> _EXERCISE INSTRUCTIONS_
The listing below holds a line with "2.8 | 0.0625 |" and a line with "13 | 0.162 |". Reproduce those two lines exactly, plus everything between them.

__________________________________________________

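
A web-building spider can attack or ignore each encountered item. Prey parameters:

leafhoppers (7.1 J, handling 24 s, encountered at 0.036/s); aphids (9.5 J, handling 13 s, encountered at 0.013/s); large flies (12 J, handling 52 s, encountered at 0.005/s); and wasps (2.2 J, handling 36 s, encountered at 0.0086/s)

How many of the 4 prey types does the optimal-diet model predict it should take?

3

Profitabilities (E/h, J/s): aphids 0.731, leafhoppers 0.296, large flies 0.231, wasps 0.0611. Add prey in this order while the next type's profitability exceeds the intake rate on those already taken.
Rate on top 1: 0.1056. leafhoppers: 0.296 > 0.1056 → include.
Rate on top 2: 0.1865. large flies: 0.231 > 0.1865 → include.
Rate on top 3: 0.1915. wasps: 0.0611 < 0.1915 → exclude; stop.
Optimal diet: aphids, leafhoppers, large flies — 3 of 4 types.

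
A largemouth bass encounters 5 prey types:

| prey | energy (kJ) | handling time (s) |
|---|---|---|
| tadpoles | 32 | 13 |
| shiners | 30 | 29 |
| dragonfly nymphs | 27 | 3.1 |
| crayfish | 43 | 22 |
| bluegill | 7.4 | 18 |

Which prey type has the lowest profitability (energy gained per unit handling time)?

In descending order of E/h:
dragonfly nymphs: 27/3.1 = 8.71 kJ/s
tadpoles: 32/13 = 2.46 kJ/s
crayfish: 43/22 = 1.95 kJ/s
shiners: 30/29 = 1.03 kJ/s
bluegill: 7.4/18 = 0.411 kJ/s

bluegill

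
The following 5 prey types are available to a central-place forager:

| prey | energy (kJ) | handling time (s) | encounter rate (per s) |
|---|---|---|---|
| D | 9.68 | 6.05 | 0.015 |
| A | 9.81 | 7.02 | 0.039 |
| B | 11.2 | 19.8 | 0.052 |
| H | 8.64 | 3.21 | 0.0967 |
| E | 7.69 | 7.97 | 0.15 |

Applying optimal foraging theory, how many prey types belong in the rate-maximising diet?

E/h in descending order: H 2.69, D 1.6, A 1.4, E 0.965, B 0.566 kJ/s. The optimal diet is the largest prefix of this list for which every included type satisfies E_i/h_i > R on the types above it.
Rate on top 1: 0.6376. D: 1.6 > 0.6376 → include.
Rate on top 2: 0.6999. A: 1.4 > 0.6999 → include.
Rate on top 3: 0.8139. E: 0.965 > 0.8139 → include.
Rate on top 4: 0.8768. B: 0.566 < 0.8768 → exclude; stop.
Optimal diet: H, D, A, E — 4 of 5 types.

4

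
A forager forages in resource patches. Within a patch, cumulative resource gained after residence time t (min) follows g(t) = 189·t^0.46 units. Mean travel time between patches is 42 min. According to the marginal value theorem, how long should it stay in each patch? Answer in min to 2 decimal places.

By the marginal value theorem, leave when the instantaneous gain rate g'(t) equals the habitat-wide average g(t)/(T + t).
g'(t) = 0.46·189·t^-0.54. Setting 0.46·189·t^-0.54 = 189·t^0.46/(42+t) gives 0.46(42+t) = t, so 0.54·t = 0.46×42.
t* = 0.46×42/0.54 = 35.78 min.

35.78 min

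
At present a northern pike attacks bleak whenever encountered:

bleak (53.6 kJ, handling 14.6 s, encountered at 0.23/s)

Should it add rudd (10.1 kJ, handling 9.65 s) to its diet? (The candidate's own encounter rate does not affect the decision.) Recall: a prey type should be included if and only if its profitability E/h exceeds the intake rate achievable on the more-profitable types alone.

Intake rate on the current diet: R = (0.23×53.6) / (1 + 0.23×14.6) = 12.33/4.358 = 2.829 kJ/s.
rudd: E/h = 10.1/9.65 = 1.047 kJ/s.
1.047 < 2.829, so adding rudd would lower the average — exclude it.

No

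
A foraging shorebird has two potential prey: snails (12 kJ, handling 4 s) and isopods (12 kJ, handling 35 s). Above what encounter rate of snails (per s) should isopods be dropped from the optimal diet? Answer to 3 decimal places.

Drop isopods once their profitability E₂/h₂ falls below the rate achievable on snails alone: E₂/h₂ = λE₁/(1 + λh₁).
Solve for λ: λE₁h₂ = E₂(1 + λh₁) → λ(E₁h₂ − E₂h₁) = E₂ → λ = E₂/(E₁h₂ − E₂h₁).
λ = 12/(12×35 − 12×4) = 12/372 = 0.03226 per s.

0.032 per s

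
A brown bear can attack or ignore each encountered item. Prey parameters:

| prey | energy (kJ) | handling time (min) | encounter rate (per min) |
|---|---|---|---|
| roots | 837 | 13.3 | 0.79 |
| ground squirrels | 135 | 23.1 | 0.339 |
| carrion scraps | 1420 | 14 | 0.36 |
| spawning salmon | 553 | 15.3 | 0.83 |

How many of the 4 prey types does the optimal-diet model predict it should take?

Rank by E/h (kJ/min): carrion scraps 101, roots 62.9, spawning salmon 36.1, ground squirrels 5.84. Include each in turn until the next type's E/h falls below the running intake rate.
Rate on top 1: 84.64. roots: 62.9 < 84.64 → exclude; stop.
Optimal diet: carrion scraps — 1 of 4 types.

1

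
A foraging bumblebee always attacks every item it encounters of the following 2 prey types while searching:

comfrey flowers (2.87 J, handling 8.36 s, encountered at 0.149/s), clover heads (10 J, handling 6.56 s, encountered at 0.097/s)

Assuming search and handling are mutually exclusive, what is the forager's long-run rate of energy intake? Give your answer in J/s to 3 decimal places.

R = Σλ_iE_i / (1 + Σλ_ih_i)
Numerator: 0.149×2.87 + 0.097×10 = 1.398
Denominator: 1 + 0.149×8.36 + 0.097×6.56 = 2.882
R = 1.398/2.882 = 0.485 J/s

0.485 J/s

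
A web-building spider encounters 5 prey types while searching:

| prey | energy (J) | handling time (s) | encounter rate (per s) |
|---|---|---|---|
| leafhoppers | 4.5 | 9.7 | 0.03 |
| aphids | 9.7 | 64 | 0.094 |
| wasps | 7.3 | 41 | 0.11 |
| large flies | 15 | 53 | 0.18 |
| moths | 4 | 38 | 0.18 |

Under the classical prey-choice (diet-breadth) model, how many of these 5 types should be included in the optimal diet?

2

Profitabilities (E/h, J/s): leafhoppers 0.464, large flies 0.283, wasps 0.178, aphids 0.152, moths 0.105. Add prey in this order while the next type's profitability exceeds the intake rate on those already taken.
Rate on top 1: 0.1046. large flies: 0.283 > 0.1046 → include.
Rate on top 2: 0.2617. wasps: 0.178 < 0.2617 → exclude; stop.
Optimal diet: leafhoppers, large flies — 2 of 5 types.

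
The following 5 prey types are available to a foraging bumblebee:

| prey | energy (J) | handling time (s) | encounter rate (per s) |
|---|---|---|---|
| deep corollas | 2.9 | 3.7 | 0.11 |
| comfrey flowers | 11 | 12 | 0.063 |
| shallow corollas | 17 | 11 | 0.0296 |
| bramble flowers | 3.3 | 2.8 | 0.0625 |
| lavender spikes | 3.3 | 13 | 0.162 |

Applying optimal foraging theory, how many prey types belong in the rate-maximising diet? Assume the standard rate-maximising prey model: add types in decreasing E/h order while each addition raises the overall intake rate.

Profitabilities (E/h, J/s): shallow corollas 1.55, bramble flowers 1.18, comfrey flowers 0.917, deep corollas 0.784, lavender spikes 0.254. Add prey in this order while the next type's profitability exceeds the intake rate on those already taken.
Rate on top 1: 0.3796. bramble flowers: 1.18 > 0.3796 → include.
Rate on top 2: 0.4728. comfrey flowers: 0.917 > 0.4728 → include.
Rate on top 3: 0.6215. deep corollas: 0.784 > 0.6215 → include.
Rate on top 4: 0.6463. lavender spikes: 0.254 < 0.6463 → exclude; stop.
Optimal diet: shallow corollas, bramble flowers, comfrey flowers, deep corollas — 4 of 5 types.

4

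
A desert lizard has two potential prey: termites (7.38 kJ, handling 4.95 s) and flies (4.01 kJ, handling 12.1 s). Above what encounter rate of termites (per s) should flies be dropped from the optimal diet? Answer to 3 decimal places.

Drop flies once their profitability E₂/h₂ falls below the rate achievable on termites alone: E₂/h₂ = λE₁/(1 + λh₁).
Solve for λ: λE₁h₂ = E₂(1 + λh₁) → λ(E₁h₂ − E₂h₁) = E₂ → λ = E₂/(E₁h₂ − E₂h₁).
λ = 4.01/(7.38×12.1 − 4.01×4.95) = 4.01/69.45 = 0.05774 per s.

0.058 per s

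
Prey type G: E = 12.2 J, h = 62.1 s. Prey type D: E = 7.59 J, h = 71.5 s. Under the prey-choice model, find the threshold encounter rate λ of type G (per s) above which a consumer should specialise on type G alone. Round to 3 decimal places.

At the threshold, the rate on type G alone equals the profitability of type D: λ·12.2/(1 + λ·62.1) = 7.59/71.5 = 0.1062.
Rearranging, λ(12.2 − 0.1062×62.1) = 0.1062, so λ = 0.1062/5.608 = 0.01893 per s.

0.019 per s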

__________________________________________________

> _YOUR SOLUTION_
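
| bramble flowers | 3.3 | 2.8 | 0.0625 |
| lavender spikes | 3.3 | 13 | 0.162 |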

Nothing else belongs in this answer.